§ **Your assignment**
Each entry needs to be copied exactly, with nothing left out.

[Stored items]
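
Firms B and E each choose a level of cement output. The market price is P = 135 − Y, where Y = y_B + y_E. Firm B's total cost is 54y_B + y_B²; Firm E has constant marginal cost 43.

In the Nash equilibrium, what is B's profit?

200

Firm B's profit: π = y_B(135 − (y_B + y_E)) − 54y_B − y_B².
∂π/∂y_B = 81 − 4y_B − y_E = 0, so y_B = 20.25 − 0.25y_E.
For E: ∂π/∂y_E = 92 − 2y_E − y_B = 0 ⇒ y_E = 46 − 0.5y_B.
Solving the two reaction functions simultaneously: (1 − (−0.25)(−0.5))y_B = 20.25 − 0.25·46, so 0.875y_B = 8.75 and y_B = 10.
Then y_E = 46 − 0.5·10 = 41.
Price P = 135 − 51 = 84.
B's profit: (84 − 54)·10 − (10)² = 200.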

§ **Reply to the task**
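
Firms B and E each choose a level of cement output. The market price is P = 135 − Y, where Y = y_B + y_E. Firm B's total cost is 54y_B + y_B²; Firm E has constant marginal cost 43.

In the Nash equilibrium, what is B's profit?

200

Firm B's profit: π = y_B(135 − (y_B + y_E)) − 54y_B − y_B².
∂π/∂y_B = 81 − 4y_B − y_E = 0, so y_B = 20.25 − 0.25y_E.
For E: ∂π/∂y_E = 92 − 2y_E − y_B = 0 ⇒ y_E = 46 − 0.5y_B.
Solving the two reaction functions simultaneously: (1 − (−0.25)(−0.5))y_B = 20.25 − 0.25·46, so 0.875y_B = 8.75 and y_B = 10.
Then y_E = 46 − 0.5·10 = 41.
Price P = 135 − 51 = 84.
B's profit: (84 − 54)·10 − (10)² = 200.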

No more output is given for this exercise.